● What to work on
Count up the lines below where the word "alphabet" shows up, and respond with the number alone.

Collected data entries
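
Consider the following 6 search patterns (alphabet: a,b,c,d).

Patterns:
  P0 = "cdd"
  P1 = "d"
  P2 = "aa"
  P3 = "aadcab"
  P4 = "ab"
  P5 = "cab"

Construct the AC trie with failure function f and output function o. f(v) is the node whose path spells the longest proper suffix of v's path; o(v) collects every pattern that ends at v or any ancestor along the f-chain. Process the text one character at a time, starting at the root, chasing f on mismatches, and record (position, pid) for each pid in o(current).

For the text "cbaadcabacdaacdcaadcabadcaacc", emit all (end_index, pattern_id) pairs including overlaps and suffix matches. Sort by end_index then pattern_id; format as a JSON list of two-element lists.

Build automaton:
Trie (insert patterns):
  n0 'ε': a→5 c→1 d→4
  n1 'c': a→12 d→2
  n2 'cd': d→3
  n3 'cdd': ·  ←P0
  n4 'd': ·  ←P1
  n5 'a': a→6 b→11
  n6 'aa': d→7  ←P2
  n7 'aad': c→8
  n8 'aadc': a→9
  n9 'aadca': b→10
  n10 'aadcab': ·  ←P3
  n11 'ab': ·  ←P4
  n12 'ca': b→13
  n13 'cab': ·  ←P5

Failure links (BFS by depth):
  fail(1) 'c': from fail(0)=0 chase 'c': 0 ⇒ 0;  out=∅∪out(0)=∅
  fail(4) 'd': from fail(0)=0 chase 'd': 0 ⇒ 0;  out={1}∪out(0)={1}
  fail(5) 'a': from fail(0)=0 chase 'a': 0 ⇒ 0;  out=∅∪out(0)=∅
  fail(2) 'cd': from fail(1)=0 chase 'd': 0 ⇒ 4;  out=∅∪out(4)={1}
  fail(6) 'aa': from fail(5)=0 chase 'a': 0 ⇒ 5;  out={2}∪out(5)={2}
  fail(11) 'ab': from fail(5)=0 chase 'b': 0 ⇒ 0;  out={4}∪out(0)={4}
  fail(12) 'ca': from fail(1)=0 chase 'a': 0 ⇒ 5;  out=∅∪out(5)=∅
  fail(3) 'cdd': from fail(2)=4 chase 'd': 4→0 ⇒ 4;  out={0}∪out(4)={0,1}
  fail(7) 'aad': from fail(6)=5 chase 'd': 5→0 ⇒ 4;  out=∅∪out(4)={1}
  fail(13) 'cab': from fail(12)=5 chase 'b': 5 ⇒ 11;  out={5}∪out(11)={4,5}
  fail(8) 'aadc': from fail(7)=4 chase 'c': 4→0 ⇒ 1;  out=∅∪out(1)=∅
  fail(9) 'aadca': from fail(8)=1 chase 'a': 1 ⇒ 12;  out=∅∪out(12)=∅
  fail(10) 'aadcab': from fail(9)=12 chase 'b': 12 ⇒ 13;  out={3}∪out(13)={3,4,5}

Text stream:
i=0 'c': node 0→1
i=1 'b': node 1→0 (fail-walked)
i=2 'a': node 0→5
i=3 'a': node 5→6  emit P2@[2:3]
i=4 'd': node 6→7  emit P1@[4:4]
i=5 'c': node 7→8
i=6 'a': node 8→9
i=7 'b': node 9→10  emit P3@[2:7],P4@[6:7],P5@[5:7]
i=8 'a': node 10→5 (fail-walked)
i=9 'c': node 5→1 (fail-walked)
i=10 'd': node 1→2  emit P1@[10:10]
i=11 'a': node 2→5 (fail-walked)
i=12 'a': node 5→6  emit P2@[11:12]
i=13 'c': node 6→1 (fail-walked)
i=14 'd': node 1→2  emit P1@[14:14]
i=15 'c': node 2→1 (fail-walked)
i=16 'a': node 1→12
i=17 'a': node 12→6 (fail-walked)  emit P2@[16:17]
i=18 'd': node 6→7  emit P1@[18:18]
i=19 'c': node 7→8
i=20 'a': node 8→9
i=21 'b': node 9→10  emit P3@[16:21],P4@[20:21],P5@[19:21]
i=22 'a': node 10→5 (fail-walked)
i=23 'd': node 5→4 (fail-walked)  emit P1@[23:23]
i=24 'c': node 4→1 (fail-walked)
i=25 'a': node 1→12
i=26 'a': node 12→6 (fail-walked)  emit P2@[25:26]
i=27 'c': node 6→1 (fail-walked)
i=28 'c': node 1→1 (fail-walked)

Matches: [[3,2],[4,1],[7,3],[7,4],[7,5],[10,1],[12,2],[14,1],[17,2],[18,1],[21,3],[21,4],[21,5],[23,1],[26,2]]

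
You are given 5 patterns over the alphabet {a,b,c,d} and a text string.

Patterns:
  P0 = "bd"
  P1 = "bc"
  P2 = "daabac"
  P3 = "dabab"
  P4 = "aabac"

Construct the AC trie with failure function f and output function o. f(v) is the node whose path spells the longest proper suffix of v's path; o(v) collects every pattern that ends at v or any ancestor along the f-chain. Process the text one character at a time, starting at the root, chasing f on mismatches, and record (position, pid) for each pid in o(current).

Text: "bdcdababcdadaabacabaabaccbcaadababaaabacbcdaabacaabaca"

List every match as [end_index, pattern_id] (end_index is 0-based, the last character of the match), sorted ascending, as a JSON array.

Build automaton:
Trie (insert patterns):
  n0 'ε': a→13 b→1 d→4
  n1 'b': c→3 d→2
  n2 'bd': ·  [P0 ends]
  n3 'bc': ·  [P1 ends]
  n4 'd': a→5
  n5 'da': a→6 b→10
  n6 'daa': b→7
  n7 'daab': a→8
  n8 'daaba': c→9
  n9 'daabac': ·  [P2 ends]
  n10 'dab': a→11
  n11 'daba': b→12
  n12 'dabab': ·  [P3 ends]
  n13 'a': a→14
  n14 'aa': b→15
  n15 'aab': a→16
  n16 'aaba': c→17
  n17 'aabac': ·  [P4 ends]

BFS fail/out derivation:
  fail(1) 'b': from fail(0)=0 chase 'b': 0 ⇒ 0;  out=∅∪out(0)=∅
  fail(4) 'd': from fail(0)=0 chase 'd': 0 ⇒ 0;  out=∅∪out(0)=∅
  fail(13) 'a': from fail(0)=0 chase 'a': 0 ⇒ 0;  out=∅∪out(0)=∅
  fail(2) 'bd': from fail(1)=0 chase 'd': 0 ⇒ 4;  out={0}∪out(4)={0}
  fail(3) 'bc': from fail(1)=0 chase 'c': 0 ⇒ 0;  out={1}∪out(0)={1}
  fail(5) 'da': from fail(4)=0 chase 'a': 0 ⇒ 13;  out=∅∪out(13)=∅
  fail(14) 'aa': from fail(13)=0 chase 'a': 0 ⇒ 13;  out=∅∪out(13)=∅
  fail(6) 'daa': from fail(5)=13 chase 'a': 13 ⇒ 14;  out=∅∪out(14)=∅
  fail(10) 'dab': from fail(5)=13 chase 'b': 13→0 ⇒ 1;  out=∅∪out(1)=∅
  fail(15) 'aab': from fail(14)=13 chase 'b': 13→0 ⇒ 1;  out=∅∪out(1)=∅
  fail(7) 'daab': from fail(6)=14 chase 'b': 14 ⇒ 15;  out=∅∪out(15)=∅
  fail(11) 'daba': from fail(10)=1 chase 'a': 1→0 ⇒ 13;  out=∅∪out(13)=∅
  fail(16) 'aaba': from fail(15)=1 chase 'a': 1→0 ⇒ 13;  out=∅∪out(13)=∅
  fail(8) 'daaba': from fail(7)=15 chase 'a': 15 ⇒ 16;  out=∅∪out(16)=∅
  fail(12) 'dabab': from fail(11)=13 chase 'b': 13→0 ⇒ 1;  out={3}∪out(1)={3}
  fail(17) 'aabac': from fail(16)=13 chase 'c': 13→0 ⇒ 0;  out={4}∪out(0)={4}
  fail(9) 'daabac': from fail(8)=16 chase 'c': 16 ⇒ 17;  out={2}∪out(17)={2,4}

Run:
pos 0 'b': at 1
pos 1 'd': at 2  ** P0@[0:1]
pos 2 'c': at 0 ·f
pos 3 'd': at 4
pos 4 'a': at 5
pos 5 'b': at 10
pos 6 'a': at 11
pos 7 'b': at 12  ** P3@[3:7]
pos 8 'c': at 3 ·f  ** P1@[7:8]
pos 9 'd': at 4 ·f
pos 10 'a': at 5
pos 11 'd': at 4 ·f
pos 12 'a': at 5
pos 13 'a': at 6
pos 14 'b': at 7
pos 15 'a': at 8
pos 16 'c': at 9  ** P2@[11:16],P4@[12:16]
pos 17 'a': at 13 ·f
pos 18 'b': at 1 ·f
pos 19 'a': at 13 ·f
pos 20 'a': at 14
pos 21 'b': at 15
pos 22 'a': at 16
pos 23 'c': at 17  ** P4@[19:23]
pos 24 'c': at 0 ·f
pos 25 'b': at 1
pos 26 'c': at 3  ** P1@[25:26]
pos 27 'a': at 13 ·f
pos 28 'a': at 14
pos 29 'd': at 4 ·f
pos 30 'a': at 5
pos 31 'b': at 10
pos 32 'a': at 11
pos 33 'b': at 12  ** P3@[29:33]
pos 34 'a': at 13 ·f
pos 35 'a': at 14
pos 36 'a': at 14 ·f
pos 37 'b': at 15
pos 38 'a': at 16
pos 39 'c': at 17  ** P4@[35:39]
pos 40 'b': at 1 ·f
pos 41 'c': at 3  ** P1@[40:41]
pos 42 'd': at 4 ·f
pos 43 'a': at 5
pos 44 'a': at 6
pos 45 'b': at 7
pos 46 'a': at 8
pos 47 'c': at 9  ** P2@[42:47],P4@[43:47]
pos 48 'a': at 13 ·f
pos 49 'a': at 14
pos 50 'b': at 15
pos 51 'a': at 16
pos 52 'c': at 17  ** P4@[48:52]
pos 53 'a': at 13 ·f

Matches: [[1,0],[7,3],[8,1],[16,2],[16,4],[23,4],[26,1],[33,3],[39,4],[41,1],[47,2],[47,4],[52,4]]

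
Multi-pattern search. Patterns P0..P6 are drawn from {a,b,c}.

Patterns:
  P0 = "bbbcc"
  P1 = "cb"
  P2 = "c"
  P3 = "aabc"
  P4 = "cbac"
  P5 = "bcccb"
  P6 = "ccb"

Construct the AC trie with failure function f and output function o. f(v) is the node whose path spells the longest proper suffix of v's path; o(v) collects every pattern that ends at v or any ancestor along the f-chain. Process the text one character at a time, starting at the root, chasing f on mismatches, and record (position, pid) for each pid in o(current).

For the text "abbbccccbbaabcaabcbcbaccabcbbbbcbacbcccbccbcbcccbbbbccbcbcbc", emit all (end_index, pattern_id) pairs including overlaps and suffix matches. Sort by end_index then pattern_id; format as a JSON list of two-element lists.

Build:
Trie (insert patterns):
  n0 'ε': a→8 b→1 c→6
  n1 'b': b→2 c→14
  n2 'bb': b→3
  n3 'bbb': c→4
  n4 'bbbc': c→5
  n5 'bbbcc': ·  ←P0
  n6 'c': b→7 c→18  ←P2
  n7 'cb': a→12  ←P1
  n8 'a': a→9
  n9 'aa': b→10
  n10 'aab': c→11
  n11 'aabc': ·  ←P3
  n12 'cba': c→13
  n13 'cbac': ·  ←P4
  n14 'bc': c→15
  n15 'bcc': c→16
  n16 'bccc': b→17
  n17 'bcccb': ·  ←P5
  n18 'cc': b→19
  n19 'ccb': ·  ←P6

Failure links (BFS by depth):
  fail(1) 'b': from fail(0)=0 chase 'b': 0 ⇒ 0;  out=∅∪out(0)=∅
  fail(6) 'c': from fail(0)=0 chase 'c': 0 ⇒ 0;  out={2}∪out(0)={2}
  fail(8) 'a': from fail(0)=0 chase 'a': 0 ⇒ 0;  out=∅∪out(0)=∅
  fail(2) 'bb': from fail(1)=0 chase 'b': 0 ⇒ 1;  out=∅∪out(1)=∅
  fail(7) 'cb': from fail(6)=0 chase 'b': 0 ⇒ 1;  out={1}∪out(1)={1}
  fail(9) 'aa': from fail(8)=0 chase 'a': 0 ⇒ 8;  out=∅∪out(8)=∅
  fail(14) 'bc': from fail(1)=0 chase 'c': 0 ⇒ 6;  out=∅∪out(6)={2}
  fail(18) 'cc': from fail(6)=0 chase 'c': 0 ⇒ 6;  out=∅∪out(6)={2}
  fail(3) 'bbb': from fail(2)=1 chase 'b': 1 ⇒ 2;  out=∅∪out(2)=∅
  fail(10) 'aab': from fail(9)=8 chase 'b': 8→0 ⇒ 1;  out=∅∪out(1)=∅
  fail(12) 'cba': from fail(7)=1 chase 'a': 1→0 ⇒ 8;  out=∅∪out(8)=∅
  fail(15) 'bcc': from fail(14)=6 chase 'c': 6 ⇒ 18;  out=∅∪out(18)={2}
  fail(19) 'ccb': from fail(18)=6 chase 'b': 6 ⇒ 7;  out={6}∪out(7)={1,6}
  fail(4) 'bbbc': from fail(3)=2 chase 'c': 2→1 ⇒ 14;  out=∅∪out(14)={2}
  fail(11) 'aabc': from fail(10)=1 chase 'c': 1 ⇒ 14;  out={3}∪out(14)={2,3}
  fail(13) 'cbac': from fail(12)=8 chase 'c': 8→0 ⇒ 6;  out={4}∪out(6)={2,4}
  fail(16) 'bccc': from fail(15)=18 chase 'c': 18→6 ⇒ 18;  out=∅∪out(18)={2}
  fail(5) 'bbbcc': from fail(4)=14 chase 'c': 14 ⇒ 15;  out={0}∪out(15)={0,2}
  fail(17) 'bcccb': from fail(16)=18 chase 'b': 18 ⇒ 19;  out={5}∪out(19)={1,5,6}

Text stream:
pos 0 'a': at 8
pos 1 'b': at 1 (via fail)
pos 2 'b': at 2
pos 3 'b': at 3
pos 4 'c': at 4  ** P2@[4:4]
pos 5 'c': at 5  ** P0@[1:5],P2@[5:5]
pos 6 'c': at 16 (via fail)  ** P2@[6:6]
pos 7 'c': at 18 (via fail)  ** P2@[7:7]
pos 8 'b': at 19  ** P1@[7:8],P6@[6:8]
pos 9 'b': at 2 (via fail)
pos 10 'a': at 8 (via fail)
pos 11 'a': at 9
pos 12 'b': at 10
pos 13 'c': at 11  ** P2@[13:13],P3@[10:13]
pos 14 'a': at 8 (via fail)
pos 15 'a': at 9
pos 16 'b': at 10
pos 17 'c': at 11  ** P2@[17:17],P3@[14:17]
pos 18 'b': at 7 (via fail)  ** P1@[17:18]
pos 19 'c': at 14 (via fail)  ** P2@[19:19]
pos 20 'b': at 7 (via fail)  ** P1@[19:20]
pos 21 'a': at 12
pos 22 'c': at 13  ** P2@[22:22],P4@[19:22]
pos 23 'c': at 18 (via fail)  ** P2@[23:23]
pos 24 'a': at 8 (via fail)
pos 25 'b': at 1 (via fail)
pos 26 'c': at 14  ** P2@[26:26]
pos 27 'b': at 7 (via fail)  ** P1@[26:27]
pos 28 'b': at 2 (via fail)
pos 29 'b': at 3
pos 30 'b': at 3 (via fail)
pos 31 'c': at 4  ** P2@[31:31]
pos 32 'b': at 7 (via fail)  ** P1@[31:32]
pos 33 'a': at 12
pos 34 'c': at 13  ** P2@[34:34],P4@[31:34]
pos 35 'b': at 7 (via fail)  ** P1@[34:35]
pos 36 'c': at 14 (via fail)  ** P2@[36:36]
pos 37 'c': at 15  ** P2@[37:37]
pos 38 'c': at 16  ** P2@[38:38]
pos 39 'b': at 17  ** P1@[38:39],P5@[35:39],P6@[37:39]
pos 40 'c': at 14 (via fail)  ** P2@[40:40]
pos 41 'c': at 15  ** P2@[41:41]
pos 42 'b': at 19 (via fail)  ** P1@[41:42],P6@[40:42]
pos 43 'c': at 14 (via fail)  ** P2@[43:43]
pos 44 'b': at 7 (via fail)  ** P1@[43:44]
pos 45 'c': at 14 (via fail)  ** P2@[45:45]
pos 46 'c': at 15  ** P2@[46:46]
pos 47 'c': at 16  ** P2@[47:47]
pos 48 'b': at 17  ** P1@[47:48],P5@[44:48],P6@[46:48]
pos 49 'b': at 2 (via fail)
pos 50 'b': at 3
pos 51 'b': at 3 (via fail)
pos 52 'c': at 4  ** P2@[52:52]
pos 53 'c': at 5  ** P0@[49:53],P2@[53:53]
pos 54 'b': at 19 (via fail)  ** P1@[53:54],P6@[52:54]
pos 55 'c': at 14 (via fail)  ** P2@[55:55]
pos 56 'b': at 7 (via fail)  ** P1@[55:56]
pos 57 'c': at 14 (via fail)  ** P2@[57:57]
pos 58 'b': at 7 (via fail)  ** P1@[57:58]
pos 59 'c': at 14 (via fail)  ** P2@[59:59]

Matches: [[4,2],[5,0],[5,2],[6,2],[7,2],[8,1],[8,6],[13,2],[13,3],[17,2],[17,3],[18,1],[19,2],[20,1],[22,2],[22,4],[23,2],[26,2],[27,1],[31,2],[32,1],[34,2],[34,4],[35,1],[36,2],[37,2],[38,2],[39,1],[39,5],[39,6],[40,2],[41,2],[42,1],[42,6],[43,2],[44,1],[45,2],[46,2],[47,2],[48,1],[48,5],[48,6],[52,2],[53,0],[53,2],[54,1],[54,6],[55,2],[56,1],[57,2],[58,1],[59,2]]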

● Worked solution
2